GOAL OF THE EXERCISE: Two lines below mark the span: the one containing "Let y(M, R)" and the one containing "Answer: $-2432243728167$". Set down both, plus every line between, exactly as they stand, and nothing else.

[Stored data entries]
_____

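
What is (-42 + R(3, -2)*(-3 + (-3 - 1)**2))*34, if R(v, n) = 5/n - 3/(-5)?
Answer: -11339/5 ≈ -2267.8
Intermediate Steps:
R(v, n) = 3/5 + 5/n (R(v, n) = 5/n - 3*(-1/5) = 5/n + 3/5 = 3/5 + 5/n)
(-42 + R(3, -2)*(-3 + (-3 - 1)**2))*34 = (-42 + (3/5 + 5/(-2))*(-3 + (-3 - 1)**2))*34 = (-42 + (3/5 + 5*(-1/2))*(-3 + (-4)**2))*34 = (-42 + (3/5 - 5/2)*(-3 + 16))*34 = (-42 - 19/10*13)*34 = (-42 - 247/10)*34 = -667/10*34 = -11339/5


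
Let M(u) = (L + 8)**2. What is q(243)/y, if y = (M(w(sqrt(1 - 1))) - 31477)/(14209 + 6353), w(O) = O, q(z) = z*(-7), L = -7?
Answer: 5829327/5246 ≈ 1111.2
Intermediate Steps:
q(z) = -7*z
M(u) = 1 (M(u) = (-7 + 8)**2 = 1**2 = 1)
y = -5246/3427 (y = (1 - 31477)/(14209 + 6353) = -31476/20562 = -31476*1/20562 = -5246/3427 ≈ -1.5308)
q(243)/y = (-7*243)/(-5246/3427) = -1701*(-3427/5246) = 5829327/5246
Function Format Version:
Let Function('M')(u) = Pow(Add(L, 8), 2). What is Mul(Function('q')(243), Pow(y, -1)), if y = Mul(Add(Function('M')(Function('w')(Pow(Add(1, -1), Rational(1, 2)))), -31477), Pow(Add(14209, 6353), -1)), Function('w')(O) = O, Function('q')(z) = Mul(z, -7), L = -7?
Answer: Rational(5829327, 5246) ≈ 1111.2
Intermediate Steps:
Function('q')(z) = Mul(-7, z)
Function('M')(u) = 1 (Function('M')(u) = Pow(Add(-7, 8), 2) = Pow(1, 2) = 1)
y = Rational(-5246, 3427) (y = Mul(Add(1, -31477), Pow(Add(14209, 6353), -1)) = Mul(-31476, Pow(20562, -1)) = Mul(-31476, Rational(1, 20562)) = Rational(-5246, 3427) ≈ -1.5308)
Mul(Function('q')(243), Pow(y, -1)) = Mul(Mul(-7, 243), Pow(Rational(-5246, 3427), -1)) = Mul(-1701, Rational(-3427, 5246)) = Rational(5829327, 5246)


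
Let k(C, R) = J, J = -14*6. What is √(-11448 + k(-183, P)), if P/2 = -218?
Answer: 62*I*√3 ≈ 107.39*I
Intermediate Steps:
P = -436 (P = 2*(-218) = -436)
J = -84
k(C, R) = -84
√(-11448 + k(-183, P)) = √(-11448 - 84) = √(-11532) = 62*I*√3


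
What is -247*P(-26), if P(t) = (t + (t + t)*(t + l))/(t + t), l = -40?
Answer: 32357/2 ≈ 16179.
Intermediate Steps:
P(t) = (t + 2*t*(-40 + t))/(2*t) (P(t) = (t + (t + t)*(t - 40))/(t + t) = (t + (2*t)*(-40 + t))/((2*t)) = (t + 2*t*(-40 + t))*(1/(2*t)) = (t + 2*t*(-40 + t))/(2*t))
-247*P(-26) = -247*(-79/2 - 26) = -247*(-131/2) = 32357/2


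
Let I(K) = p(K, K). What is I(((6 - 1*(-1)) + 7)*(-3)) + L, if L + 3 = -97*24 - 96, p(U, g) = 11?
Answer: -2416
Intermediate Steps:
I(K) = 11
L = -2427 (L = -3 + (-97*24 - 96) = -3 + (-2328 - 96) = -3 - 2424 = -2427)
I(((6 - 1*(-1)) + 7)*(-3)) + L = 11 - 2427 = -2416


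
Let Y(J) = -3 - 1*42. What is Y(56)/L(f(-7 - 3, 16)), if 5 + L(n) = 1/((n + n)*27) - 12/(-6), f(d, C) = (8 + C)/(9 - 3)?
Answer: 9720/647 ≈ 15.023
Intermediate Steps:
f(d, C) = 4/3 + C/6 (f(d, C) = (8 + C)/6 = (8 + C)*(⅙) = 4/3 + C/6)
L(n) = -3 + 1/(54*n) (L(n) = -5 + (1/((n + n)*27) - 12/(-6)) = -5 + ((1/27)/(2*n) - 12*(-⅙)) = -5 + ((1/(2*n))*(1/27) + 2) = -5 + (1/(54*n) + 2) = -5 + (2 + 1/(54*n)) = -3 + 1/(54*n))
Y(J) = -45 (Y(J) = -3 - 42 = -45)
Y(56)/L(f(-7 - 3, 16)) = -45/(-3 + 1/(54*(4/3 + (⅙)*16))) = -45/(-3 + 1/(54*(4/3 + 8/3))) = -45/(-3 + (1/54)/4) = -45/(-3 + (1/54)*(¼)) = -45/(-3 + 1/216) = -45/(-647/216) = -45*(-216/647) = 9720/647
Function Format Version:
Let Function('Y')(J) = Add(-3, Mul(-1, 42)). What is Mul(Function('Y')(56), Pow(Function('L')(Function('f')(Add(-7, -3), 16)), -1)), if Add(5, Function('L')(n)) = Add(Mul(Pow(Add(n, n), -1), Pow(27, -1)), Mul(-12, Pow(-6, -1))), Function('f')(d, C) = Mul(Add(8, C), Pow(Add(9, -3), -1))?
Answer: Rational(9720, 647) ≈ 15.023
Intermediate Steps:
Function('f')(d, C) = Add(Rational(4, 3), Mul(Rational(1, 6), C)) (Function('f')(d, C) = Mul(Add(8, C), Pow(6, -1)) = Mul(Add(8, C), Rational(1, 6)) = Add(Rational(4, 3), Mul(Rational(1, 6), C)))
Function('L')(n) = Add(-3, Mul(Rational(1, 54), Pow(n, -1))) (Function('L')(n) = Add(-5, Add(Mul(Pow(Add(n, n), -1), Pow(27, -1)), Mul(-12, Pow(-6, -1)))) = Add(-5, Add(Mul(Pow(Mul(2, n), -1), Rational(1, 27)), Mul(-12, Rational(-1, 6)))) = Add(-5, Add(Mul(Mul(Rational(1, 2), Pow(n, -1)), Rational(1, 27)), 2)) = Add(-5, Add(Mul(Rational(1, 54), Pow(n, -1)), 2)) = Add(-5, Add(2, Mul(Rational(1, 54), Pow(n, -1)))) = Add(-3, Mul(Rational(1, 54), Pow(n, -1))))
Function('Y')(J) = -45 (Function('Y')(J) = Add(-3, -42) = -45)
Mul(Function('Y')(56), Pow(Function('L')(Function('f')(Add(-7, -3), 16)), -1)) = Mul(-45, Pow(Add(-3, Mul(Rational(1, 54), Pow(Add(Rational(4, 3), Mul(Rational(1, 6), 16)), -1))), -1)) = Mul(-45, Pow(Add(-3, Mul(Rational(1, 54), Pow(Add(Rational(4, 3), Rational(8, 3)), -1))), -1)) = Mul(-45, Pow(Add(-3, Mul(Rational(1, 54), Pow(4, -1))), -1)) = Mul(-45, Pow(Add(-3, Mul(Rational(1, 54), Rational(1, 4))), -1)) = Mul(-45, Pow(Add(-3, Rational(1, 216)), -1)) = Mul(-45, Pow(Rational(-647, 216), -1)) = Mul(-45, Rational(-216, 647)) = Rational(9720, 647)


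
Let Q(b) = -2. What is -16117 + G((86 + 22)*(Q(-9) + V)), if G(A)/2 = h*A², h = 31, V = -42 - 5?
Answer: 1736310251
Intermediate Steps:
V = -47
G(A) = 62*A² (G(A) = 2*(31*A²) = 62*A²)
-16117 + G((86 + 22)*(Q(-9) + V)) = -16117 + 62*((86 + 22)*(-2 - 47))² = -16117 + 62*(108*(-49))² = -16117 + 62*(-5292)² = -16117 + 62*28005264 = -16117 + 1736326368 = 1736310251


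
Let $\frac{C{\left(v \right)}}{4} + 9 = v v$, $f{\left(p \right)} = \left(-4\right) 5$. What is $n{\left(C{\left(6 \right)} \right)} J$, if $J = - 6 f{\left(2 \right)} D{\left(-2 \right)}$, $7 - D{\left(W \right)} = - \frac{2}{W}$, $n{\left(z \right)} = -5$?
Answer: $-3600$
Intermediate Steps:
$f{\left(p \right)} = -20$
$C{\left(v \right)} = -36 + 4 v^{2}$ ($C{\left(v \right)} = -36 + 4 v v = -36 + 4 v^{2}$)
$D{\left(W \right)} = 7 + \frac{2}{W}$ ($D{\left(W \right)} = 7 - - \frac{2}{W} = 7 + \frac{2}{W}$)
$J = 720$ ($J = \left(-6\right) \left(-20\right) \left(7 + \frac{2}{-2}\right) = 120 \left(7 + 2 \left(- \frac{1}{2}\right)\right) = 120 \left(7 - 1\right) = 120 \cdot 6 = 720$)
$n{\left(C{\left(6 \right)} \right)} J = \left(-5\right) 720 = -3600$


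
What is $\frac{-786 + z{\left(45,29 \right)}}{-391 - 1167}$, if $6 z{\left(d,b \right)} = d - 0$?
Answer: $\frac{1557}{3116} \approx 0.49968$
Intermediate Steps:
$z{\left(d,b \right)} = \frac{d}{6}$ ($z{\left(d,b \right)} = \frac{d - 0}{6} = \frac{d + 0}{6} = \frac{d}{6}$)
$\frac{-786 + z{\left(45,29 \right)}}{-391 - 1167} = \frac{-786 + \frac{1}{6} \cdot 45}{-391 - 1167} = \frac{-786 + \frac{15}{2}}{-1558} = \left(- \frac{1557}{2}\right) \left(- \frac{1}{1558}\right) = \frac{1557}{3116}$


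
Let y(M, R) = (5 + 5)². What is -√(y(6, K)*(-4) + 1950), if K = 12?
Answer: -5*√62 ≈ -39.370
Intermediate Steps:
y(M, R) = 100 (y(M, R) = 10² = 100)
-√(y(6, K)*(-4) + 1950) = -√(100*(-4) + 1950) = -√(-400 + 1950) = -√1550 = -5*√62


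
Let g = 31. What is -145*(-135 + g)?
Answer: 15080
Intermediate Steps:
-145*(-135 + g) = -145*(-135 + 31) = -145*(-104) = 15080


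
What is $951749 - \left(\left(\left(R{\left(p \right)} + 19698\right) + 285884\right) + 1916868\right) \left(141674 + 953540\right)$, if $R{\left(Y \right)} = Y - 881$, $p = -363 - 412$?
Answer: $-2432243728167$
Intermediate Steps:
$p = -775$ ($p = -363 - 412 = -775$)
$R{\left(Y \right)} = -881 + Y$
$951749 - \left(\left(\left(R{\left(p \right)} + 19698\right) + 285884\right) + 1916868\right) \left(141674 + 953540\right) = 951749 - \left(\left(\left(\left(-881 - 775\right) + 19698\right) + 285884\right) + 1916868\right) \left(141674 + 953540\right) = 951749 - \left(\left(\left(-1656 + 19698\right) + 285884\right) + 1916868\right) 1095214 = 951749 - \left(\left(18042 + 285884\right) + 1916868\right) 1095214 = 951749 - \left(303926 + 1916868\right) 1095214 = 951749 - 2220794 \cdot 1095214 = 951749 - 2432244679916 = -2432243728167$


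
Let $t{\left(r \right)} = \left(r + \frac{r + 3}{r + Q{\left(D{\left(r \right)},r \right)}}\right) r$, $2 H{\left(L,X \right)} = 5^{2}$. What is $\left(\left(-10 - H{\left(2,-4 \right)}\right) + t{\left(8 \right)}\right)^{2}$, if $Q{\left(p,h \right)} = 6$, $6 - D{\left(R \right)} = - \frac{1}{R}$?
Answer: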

_____

RESULT OF THE EXERCISE:
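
Let y(M, R) = (5 + 5)². What is -√(y(6, K)*(-4) + 1950), if K = 12?
Answer: -5*√62 ≈ -39.370
Intermediate Steps:
y(M, R) = 100 (y(M, R) = 10² = 100)
-√(y(6, K)*(-4) + 1950) = -√(100*(-4) + 1950) = -√(-400 + 1950) = -√1550 = -5*√62


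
Let g = 31. What is -145*(-135 + g)?
Answer: 15080
Intermediate Steps:
-145*(-135 + g) = -145*(-135 + 31) = -145*(-104) = 15080


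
What is $951749 - \left(\left(\left(R{\left(p \right)} + 19698\right) + 285884\right) + 1916868\right) \left(141674 + 953540\right)$, if $R{\left(Y \right)} = Y - 881$, $p = -363 - 412$?
Answer: $-2432243728167$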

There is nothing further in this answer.